Work request – Please give again, word for word, the lines that lie between the start of the listing below and the line with "(E) and (J)", both included.

[Extracted entries]

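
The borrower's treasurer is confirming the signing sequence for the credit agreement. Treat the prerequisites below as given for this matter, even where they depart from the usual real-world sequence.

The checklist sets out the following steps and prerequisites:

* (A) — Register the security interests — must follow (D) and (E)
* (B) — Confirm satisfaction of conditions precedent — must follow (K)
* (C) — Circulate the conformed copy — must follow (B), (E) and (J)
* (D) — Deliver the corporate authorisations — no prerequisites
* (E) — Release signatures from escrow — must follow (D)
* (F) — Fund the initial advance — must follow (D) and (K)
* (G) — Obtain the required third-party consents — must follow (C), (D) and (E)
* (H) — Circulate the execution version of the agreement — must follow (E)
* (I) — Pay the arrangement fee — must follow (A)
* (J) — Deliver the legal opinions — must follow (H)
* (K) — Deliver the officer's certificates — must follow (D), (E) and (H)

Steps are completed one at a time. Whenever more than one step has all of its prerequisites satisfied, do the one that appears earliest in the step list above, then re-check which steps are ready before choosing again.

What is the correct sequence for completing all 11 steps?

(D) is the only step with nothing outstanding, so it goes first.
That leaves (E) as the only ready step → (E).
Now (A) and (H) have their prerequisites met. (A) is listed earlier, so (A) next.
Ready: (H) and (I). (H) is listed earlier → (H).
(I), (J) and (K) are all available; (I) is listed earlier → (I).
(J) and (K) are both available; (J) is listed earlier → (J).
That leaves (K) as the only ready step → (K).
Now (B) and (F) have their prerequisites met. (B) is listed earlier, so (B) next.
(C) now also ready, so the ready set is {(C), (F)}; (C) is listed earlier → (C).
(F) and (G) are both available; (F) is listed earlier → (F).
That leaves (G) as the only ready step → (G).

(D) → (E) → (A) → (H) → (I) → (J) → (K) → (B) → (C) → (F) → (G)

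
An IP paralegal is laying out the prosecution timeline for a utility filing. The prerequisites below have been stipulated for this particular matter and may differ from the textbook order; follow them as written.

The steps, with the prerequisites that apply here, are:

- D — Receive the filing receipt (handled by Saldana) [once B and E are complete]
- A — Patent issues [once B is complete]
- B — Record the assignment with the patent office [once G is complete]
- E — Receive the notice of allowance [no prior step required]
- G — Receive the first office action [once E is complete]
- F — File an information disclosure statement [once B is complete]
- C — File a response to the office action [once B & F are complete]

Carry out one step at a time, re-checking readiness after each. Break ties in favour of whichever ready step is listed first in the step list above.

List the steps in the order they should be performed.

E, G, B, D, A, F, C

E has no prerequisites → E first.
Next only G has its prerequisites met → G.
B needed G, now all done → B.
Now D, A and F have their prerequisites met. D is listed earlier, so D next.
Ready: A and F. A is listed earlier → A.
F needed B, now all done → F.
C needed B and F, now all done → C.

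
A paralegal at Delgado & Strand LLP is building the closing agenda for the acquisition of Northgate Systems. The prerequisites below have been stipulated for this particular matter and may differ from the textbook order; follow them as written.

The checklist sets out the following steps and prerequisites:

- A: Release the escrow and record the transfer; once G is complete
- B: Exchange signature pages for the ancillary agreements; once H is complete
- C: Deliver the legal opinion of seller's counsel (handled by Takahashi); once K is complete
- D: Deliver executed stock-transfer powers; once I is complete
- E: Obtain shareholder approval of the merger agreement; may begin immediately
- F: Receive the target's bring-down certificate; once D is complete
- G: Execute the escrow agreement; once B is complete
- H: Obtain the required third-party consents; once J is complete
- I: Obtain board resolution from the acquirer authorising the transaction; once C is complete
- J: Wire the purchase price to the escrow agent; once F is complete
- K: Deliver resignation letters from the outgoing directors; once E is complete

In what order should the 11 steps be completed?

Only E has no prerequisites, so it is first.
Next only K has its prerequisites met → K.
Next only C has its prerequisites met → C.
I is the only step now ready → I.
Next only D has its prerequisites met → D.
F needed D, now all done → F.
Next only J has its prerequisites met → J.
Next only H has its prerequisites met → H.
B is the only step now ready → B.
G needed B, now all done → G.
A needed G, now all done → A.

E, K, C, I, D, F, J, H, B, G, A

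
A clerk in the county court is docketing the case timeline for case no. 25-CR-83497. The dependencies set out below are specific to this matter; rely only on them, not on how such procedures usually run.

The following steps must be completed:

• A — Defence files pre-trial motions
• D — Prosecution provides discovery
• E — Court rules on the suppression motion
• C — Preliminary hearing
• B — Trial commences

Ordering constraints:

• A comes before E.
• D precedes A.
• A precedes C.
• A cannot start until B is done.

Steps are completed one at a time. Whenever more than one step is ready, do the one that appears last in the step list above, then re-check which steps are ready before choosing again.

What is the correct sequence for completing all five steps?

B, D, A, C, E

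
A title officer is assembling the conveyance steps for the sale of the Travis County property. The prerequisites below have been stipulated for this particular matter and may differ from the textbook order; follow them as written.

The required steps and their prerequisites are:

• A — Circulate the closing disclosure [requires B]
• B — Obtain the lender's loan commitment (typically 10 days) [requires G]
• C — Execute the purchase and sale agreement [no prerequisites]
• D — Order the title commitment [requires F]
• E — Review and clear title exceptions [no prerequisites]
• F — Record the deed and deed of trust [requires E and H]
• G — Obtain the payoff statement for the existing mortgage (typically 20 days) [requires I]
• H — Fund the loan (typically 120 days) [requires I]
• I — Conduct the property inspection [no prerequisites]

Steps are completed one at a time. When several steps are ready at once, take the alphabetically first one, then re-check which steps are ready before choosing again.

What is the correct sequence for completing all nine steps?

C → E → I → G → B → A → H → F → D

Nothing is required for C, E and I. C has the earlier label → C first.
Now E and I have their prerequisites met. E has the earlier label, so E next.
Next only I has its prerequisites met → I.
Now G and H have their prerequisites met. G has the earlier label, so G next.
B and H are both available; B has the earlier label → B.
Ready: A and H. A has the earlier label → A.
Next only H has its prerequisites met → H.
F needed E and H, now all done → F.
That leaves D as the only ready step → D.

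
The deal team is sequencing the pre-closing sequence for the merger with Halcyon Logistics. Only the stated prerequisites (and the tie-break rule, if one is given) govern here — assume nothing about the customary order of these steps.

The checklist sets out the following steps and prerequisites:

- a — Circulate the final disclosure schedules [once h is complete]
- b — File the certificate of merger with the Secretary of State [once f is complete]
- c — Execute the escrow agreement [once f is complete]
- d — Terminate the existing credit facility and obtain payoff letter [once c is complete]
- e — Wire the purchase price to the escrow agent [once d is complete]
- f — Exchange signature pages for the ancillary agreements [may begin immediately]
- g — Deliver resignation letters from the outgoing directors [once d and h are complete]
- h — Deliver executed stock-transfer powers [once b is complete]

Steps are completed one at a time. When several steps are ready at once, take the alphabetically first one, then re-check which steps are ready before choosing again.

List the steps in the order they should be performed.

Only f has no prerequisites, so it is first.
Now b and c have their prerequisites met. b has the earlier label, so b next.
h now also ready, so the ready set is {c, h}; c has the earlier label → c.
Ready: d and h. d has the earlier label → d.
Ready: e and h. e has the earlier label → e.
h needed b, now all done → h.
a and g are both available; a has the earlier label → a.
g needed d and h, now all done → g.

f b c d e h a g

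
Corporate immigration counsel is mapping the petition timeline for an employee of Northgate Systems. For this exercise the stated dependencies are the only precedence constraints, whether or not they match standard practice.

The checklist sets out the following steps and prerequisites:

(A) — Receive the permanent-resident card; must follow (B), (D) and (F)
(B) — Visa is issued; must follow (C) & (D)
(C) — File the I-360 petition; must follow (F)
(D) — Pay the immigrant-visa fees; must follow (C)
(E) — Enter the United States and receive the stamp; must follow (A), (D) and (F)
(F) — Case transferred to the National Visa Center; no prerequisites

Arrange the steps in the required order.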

[/Extracted entries]

Solution to the exercise –
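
The borrower's treasurer is confirming the signing sequence for the credit agreement. Treat the prerequisites below as given for this matter, even where they depart from the usual real-world sequence.

The checklist sets out the following steps and prerequisites:

* (A) — Register the security interests — must follow (D) and (E)
* (B) — Confirm satisfaction of conditions precedent — must follow (K)
* (C) — Circulate the conformed copy — must follow (B), (E) and (J)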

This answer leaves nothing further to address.